◆ **Input for this task**
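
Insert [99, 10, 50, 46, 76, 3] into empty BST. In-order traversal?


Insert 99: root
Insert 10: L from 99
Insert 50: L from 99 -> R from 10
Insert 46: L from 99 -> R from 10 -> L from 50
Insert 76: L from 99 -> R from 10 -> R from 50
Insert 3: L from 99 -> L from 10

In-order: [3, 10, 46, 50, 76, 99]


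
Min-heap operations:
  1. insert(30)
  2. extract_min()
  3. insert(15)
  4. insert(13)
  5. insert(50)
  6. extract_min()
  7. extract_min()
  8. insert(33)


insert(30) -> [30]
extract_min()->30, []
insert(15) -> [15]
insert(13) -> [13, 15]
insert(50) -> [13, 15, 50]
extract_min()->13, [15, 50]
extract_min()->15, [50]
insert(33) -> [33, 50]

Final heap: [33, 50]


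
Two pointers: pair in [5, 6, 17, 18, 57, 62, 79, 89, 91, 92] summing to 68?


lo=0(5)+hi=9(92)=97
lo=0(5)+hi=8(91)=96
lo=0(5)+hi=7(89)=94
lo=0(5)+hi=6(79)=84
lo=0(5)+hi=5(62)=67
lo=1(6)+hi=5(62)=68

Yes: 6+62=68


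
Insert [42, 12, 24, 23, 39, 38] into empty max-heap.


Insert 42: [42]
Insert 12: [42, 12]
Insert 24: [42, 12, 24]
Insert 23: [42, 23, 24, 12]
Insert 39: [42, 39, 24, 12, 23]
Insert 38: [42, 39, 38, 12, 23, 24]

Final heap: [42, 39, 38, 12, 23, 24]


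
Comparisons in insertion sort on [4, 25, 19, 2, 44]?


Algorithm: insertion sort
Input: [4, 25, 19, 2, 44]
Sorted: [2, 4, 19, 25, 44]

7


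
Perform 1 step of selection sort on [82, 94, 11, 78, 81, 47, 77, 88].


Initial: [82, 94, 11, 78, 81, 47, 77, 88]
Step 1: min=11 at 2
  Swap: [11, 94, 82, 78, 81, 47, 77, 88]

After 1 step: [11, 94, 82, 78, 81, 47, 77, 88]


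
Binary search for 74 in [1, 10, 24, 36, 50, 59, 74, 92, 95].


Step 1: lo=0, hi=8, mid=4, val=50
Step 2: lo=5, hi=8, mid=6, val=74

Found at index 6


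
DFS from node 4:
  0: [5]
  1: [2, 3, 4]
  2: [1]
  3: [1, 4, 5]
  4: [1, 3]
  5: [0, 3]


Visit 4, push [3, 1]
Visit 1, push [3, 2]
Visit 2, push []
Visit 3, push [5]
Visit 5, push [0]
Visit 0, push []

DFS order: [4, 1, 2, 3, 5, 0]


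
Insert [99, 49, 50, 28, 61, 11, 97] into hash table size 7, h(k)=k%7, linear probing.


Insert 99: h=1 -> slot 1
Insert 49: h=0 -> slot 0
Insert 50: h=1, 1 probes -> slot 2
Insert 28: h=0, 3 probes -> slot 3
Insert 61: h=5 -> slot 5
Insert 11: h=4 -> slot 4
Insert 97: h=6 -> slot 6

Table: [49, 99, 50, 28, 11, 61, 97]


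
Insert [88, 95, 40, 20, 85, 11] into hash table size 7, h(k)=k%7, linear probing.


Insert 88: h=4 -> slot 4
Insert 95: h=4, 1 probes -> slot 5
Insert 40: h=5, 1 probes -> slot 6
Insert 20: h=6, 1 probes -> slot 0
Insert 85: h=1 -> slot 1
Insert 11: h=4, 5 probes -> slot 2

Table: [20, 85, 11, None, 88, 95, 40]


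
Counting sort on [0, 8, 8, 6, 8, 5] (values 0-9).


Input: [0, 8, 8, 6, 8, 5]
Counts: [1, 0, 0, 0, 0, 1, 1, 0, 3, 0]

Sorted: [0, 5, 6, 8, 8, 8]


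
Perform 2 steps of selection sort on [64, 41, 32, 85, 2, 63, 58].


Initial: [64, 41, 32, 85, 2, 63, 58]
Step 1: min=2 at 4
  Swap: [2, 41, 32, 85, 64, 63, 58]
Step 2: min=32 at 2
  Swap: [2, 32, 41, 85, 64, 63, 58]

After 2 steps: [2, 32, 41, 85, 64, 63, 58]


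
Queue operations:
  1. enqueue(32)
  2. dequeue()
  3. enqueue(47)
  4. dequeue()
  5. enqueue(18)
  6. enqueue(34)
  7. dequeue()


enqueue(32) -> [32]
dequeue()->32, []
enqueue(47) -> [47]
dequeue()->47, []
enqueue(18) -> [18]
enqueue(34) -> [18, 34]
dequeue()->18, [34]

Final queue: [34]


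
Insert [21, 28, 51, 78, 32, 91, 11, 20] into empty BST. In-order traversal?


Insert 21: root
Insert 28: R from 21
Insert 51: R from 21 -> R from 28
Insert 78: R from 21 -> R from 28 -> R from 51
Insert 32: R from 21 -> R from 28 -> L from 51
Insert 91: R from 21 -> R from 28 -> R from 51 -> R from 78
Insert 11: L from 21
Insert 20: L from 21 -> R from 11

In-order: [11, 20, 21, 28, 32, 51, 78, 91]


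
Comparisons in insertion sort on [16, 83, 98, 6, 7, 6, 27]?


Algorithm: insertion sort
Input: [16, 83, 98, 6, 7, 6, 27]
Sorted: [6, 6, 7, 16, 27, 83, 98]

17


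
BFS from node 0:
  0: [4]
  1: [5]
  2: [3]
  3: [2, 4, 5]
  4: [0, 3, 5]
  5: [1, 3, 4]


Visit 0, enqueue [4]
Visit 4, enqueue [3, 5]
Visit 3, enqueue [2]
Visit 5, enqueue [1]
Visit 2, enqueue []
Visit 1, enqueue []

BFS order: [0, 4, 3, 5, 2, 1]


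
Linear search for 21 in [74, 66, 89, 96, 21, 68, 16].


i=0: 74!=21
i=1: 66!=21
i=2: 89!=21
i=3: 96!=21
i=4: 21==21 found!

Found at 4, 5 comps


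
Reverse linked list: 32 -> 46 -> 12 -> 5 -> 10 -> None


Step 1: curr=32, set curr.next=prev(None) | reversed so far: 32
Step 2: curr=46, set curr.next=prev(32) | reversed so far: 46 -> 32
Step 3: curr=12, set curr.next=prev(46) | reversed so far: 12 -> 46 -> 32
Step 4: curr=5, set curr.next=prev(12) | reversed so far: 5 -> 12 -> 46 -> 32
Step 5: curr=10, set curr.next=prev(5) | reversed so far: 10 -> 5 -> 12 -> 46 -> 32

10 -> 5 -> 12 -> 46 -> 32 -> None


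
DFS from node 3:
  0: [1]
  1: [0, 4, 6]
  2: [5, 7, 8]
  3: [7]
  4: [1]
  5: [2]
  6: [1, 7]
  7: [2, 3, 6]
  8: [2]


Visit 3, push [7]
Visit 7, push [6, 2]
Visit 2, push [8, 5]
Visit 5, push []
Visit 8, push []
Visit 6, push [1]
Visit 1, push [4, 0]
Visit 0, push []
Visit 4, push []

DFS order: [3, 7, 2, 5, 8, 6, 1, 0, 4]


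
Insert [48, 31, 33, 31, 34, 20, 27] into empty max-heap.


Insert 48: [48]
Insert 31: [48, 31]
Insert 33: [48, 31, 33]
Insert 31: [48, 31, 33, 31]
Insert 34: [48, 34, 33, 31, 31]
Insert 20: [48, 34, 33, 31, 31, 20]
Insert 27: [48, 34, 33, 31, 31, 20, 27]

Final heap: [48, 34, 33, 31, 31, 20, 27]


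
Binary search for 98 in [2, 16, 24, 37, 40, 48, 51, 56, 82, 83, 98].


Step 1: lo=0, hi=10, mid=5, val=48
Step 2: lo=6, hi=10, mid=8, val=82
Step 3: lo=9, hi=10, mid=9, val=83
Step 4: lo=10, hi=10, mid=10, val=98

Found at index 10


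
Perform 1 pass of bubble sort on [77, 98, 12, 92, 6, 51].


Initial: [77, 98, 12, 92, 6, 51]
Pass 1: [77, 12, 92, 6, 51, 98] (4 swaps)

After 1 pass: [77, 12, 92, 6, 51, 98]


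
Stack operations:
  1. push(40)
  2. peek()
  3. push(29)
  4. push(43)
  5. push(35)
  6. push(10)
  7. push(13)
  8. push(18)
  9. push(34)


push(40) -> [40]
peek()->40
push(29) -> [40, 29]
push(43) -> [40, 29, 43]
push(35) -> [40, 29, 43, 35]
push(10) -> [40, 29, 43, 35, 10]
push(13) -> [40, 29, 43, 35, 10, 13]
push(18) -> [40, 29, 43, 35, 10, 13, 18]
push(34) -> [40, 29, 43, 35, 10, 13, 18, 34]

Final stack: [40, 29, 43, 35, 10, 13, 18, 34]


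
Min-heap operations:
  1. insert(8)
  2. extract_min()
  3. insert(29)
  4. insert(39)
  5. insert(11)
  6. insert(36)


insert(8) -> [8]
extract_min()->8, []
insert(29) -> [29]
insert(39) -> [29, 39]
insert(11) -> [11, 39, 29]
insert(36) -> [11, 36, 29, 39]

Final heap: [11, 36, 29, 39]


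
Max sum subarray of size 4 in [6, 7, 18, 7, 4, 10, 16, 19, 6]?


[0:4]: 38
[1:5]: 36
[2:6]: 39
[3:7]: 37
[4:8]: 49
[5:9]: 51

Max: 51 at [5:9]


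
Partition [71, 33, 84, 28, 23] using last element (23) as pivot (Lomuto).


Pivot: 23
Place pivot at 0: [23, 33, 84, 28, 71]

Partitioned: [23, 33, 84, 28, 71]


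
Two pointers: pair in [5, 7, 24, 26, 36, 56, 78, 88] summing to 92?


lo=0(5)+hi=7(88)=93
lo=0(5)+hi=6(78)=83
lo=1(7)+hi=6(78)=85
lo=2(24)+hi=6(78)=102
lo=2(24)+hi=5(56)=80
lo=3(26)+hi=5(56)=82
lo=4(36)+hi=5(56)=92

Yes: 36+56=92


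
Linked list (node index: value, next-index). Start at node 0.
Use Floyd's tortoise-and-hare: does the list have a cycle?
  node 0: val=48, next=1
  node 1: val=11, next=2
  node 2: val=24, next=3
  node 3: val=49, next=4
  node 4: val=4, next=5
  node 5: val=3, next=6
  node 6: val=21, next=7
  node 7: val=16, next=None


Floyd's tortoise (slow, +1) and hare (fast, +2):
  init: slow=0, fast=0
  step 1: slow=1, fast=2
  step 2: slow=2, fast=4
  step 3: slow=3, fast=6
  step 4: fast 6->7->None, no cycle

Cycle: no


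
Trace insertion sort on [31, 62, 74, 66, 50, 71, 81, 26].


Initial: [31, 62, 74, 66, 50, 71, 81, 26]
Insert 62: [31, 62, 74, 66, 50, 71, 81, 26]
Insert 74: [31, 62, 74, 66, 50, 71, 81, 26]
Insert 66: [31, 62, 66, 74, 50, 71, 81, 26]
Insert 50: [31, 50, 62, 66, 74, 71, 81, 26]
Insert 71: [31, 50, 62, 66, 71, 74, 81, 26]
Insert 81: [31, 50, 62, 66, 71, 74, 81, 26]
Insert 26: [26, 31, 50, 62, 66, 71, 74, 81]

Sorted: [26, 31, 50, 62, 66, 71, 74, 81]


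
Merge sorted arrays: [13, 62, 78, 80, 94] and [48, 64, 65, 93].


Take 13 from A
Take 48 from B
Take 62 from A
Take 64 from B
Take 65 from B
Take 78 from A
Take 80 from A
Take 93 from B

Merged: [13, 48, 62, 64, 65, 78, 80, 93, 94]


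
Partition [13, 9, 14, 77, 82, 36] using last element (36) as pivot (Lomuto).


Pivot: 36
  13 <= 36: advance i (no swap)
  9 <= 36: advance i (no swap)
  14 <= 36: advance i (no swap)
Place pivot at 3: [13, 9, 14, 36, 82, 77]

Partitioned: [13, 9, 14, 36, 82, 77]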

◆ **Problem statement**
Looking back over the data above, restate word for word the lines that begin at the line with "1. push(40)" and end at the line with "5. insert(11)", inclusive.

◆ **Task output**
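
  1. push(40)
  2. peek()
  3. push(29)
  4. push(43)
  5. push(35)
  6. push(10)
  7. push(13)
  8. push(18)
  9. push(34)


push(40) -> [40]
peek()->40
push(29) -> [40, 29]
push(43) -> [40, 29, 43]
push(35) -> [40, 29, 43, 35]
push(10) -> [40, 29, 43, 35, 10]
push(13) -> [40, 29, 43, 35, 10, 13]
push(18) -> [40, 29, 43, 35, 10, 13, 18]
push(34) -> [40, 29, 43, 35, 10, 13, 18, 34]

Final stack: [40, 29, 43, 35, 10, 13, 18, 34]


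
Min-heap operations:
  1. insert(8)
  2. extract_min()
  3. insert(29)
  4. insert(39)
  5. insert(11)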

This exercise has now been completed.